Dataset excerpts
· · · · · · ·
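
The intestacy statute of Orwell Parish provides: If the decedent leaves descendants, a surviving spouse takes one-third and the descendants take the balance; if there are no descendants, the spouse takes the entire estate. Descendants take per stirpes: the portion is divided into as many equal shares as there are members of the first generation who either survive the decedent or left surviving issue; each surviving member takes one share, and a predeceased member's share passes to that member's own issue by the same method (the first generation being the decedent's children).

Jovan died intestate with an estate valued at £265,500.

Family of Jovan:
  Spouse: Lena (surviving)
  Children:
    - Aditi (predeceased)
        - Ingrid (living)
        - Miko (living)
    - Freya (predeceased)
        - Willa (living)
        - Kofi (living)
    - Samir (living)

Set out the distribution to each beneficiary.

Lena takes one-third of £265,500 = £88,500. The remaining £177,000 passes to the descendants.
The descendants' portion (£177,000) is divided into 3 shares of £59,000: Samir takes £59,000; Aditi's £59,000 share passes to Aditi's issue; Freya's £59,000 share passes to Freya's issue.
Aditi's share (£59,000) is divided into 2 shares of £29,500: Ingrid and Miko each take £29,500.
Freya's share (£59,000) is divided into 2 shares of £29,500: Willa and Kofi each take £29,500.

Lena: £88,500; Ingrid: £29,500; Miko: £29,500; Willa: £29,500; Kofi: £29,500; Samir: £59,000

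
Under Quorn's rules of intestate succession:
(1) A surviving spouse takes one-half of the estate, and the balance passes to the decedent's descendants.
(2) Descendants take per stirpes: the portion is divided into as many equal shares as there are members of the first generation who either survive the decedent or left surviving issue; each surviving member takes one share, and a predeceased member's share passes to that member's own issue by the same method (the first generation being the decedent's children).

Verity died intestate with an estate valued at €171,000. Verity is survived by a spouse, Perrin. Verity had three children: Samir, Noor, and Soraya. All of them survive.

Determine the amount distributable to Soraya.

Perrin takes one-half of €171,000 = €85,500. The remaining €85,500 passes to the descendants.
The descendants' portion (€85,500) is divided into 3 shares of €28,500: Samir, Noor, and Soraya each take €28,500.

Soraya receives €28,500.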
· · · · · · ·
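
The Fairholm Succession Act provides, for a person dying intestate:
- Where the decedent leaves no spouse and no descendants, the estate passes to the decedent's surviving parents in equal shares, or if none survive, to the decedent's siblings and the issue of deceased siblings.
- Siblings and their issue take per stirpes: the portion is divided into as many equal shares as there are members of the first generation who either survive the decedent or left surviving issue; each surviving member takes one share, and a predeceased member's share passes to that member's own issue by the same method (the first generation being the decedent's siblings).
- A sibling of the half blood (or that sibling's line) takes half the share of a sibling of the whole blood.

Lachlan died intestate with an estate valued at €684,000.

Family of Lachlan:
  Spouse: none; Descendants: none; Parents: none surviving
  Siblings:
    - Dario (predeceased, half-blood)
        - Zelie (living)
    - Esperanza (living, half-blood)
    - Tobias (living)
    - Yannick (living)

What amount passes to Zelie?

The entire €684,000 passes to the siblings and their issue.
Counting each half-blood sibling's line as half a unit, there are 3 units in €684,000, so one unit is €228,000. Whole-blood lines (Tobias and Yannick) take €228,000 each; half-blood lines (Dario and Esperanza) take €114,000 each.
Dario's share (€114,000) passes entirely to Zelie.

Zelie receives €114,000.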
· · · · · · ·
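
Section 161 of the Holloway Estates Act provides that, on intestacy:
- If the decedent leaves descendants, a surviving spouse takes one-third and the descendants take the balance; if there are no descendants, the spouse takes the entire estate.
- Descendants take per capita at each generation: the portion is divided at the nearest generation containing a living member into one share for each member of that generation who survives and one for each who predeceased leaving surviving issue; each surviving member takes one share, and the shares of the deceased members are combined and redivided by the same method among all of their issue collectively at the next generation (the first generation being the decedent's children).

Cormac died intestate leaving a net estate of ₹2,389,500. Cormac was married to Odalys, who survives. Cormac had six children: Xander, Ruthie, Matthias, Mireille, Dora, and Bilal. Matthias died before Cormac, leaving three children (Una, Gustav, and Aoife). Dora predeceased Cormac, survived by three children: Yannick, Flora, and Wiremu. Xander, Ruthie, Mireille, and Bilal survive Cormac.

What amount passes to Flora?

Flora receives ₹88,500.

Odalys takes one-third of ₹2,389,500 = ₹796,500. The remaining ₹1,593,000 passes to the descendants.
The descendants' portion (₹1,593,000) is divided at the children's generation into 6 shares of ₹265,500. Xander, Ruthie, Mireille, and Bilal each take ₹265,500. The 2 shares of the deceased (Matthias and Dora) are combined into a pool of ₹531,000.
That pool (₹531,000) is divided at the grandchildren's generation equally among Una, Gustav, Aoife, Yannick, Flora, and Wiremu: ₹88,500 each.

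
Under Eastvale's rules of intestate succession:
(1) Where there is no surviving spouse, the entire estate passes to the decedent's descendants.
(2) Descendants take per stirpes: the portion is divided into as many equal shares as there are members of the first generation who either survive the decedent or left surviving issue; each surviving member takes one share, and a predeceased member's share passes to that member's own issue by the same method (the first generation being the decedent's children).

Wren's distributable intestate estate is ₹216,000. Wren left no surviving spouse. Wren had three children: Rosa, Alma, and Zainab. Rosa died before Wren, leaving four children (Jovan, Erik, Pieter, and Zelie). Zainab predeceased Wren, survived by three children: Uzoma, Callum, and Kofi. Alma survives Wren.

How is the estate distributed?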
· · · · · · ·
WHAT IS REQUIRED:
Your answer should be the lines above, from the line containing "The intestacy statute" up to and including the line containing "- Ingrid (living)", reproduced exactly and with nothing else.

SOLUTION FOR THIS EXERCISE:
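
The intestacy statute of Orwell Parish provides: If the decedent leaves descendants, a surviving spouse takes one-third and the descendants take the balance; if there are no descendants, the spouse takes the entire estate. Descendants take per stirpes: the portion is divided into as many equal shares as there are members of the first generation who either survive the decedent or left surviving issue; each surviving member takes one share, and a predeceased member's share passes to that member's own issue by the same method (the first generation being the decedent's children).

Jovan died intestate with an estate valued at £265,500.

Family of Jovan:
  Spouse: Lena (surviving)
  Children:
    - Aditi (predeceased)
        - Ingrid (living)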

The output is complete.